**Entries supplied:**
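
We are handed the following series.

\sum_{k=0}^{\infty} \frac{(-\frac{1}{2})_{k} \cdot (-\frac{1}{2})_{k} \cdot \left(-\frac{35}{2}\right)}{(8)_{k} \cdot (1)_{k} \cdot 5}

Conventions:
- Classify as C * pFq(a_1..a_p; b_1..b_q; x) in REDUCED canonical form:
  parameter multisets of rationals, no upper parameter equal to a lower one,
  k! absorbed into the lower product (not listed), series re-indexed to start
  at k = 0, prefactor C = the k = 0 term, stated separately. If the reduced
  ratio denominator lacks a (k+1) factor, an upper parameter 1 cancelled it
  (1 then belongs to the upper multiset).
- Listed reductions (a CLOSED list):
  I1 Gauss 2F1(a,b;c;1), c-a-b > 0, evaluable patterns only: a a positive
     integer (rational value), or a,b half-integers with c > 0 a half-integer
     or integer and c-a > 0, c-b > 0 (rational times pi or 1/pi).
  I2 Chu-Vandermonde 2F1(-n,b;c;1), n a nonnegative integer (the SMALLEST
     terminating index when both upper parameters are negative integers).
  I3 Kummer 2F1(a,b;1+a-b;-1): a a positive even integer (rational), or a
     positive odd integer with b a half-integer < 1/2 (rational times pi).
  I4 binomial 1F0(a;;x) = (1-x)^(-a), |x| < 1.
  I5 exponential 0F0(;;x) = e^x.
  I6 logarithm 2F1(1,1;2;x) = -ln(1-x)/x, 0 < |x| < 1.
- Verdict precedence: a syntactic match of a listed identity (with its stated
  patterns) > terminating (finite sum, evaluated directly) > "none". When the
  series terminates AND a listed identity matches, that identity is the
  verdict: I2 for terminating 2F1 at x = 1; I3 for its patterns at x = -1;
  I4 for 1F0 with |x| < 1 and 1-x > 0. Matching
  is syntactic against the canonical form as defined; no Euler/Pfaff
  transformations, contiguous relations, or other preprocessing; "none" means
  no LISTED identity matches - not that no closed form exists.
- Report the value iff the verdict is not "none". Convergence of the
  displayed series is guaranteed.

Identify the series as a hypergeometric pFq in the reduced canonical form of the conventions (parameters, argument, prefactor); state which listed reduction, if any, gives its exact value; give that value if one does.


The tell: x = 1 and the constant factors (C = -7/2) combine into one prefactor.
Step ratio: r(k) = 1 * (k-\frac{1}{2}) (k-\frac{1}{2}) / [(k+8) (k+1)] - poly over poly, x = 1 from leading terms; C = -\frac{7}{2} at k = 0.

Classification (C = -\frac{7}{2}): 2F1 with upper {-\frac{1}{2}, -\frac{1}{2}}, lower {8}, argument x = 1. Verdict at x = 1: Gauss (I1, half-integer pattern) matches (x = 1; upper {-\frac{1}{2}, -\frac{1}{2}} half-integers, c = 8 in the evaluable pattern). Value: \left(-\frac{469762048}{41409225}\right) / \pi.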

**Problem to solve:**
Only the lines from the one containing "transformations, contiguous relations, or" through the end of the material should be copied, exactly as they stand; please keep both ends.

**Task solution:**
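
  transformations, contiguous relations, or other preprocessing; "none" means
  no LISTED identity matches - not that no closed form exists.
- Report the value iff the verdict is not "none". Convergence of the
  displayed series is guaranteed.

Identify the series as a hypergeometric pFq in the reduced canonical form of the conventions (parameters, argument, prefactor); state which listed reduction, if any, gives its exact value; give that value if one does.


The tell: x = 1 and the constant factors (C = -7/2) combine into one prefactor.
Step ratio: r(k) = 1 * (k-\frac{1}{2}) (k-\frac{1}{2}) / [(k+8) (k+1)] - poly over poly, x = 1 from leading terms; C = -\frac{7}{2} at k = 0.

Classification (C = -\frac{7}{2}): 2F1 with upper {-\frac{1}{2}, -\frac{1}{2}}, lower {8}, argument x = 1. Verdict at x = 1: Gauss (I1, half-integer pattern) matches (x = 1; upper {-\frac{1}{2}, -\frac{1}{2}} half-integers, c = 8 in the evaluable pattern). Value: \left(-\frac{469762048}{41409225}\right) / \pi.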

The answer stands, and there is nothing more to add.